**Work request**
Scan the material for the word "operations", then return every line where it appears.

**Data for this task**
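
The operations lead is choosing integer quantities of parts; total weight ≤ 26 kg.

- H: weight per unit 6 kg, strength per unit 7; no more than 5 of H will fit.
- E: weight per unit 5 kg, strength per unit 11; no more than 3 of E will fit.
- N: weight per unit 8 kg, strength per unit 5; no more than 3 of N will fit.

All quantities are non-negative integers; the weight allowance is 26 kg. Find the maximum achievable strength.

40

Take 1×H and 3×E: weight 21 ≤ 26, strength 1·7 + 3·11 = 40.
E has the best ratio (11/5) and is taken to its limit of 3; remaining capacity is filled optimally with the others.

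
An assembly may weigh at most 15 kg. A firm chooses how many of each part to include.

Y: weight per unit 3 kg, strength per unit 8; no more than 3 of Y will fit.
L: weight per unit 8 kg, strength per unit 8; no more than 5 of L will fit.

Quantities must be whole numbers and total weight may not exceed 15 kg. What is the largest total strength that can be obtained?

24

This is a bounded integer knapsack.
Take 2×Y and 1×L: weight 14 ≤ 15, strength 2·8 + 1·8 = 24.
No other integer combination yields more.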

==

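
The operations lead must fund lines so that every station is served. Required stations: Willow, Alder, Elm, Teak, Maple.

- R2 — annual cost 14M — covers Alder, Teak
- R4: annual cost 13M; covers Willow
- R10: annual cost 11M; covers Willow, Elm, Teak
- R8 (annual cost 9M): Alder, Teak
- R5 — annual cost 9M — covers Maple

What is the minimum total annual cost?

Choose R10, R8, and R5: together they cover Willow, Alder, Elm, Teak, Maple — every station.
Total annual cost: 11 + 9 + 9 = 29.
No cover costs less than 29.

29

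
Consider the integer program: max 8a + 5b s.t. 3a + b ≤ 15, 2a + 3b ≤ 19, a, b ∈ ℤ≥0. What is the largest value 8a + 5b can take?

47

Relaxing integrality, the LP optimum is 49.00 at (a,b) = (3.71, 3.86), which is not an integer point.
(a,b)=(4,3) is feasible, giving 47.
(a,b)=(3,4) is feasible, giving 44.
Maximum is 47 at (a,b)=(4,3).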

**Result for this task**
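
The operations lead is choosing integer quantities of parts; total weight ≤ 26 kg.
The operations lead must fund lines so that every station is served. Required stations: Willow, Alder, Elm, Teak, Maple.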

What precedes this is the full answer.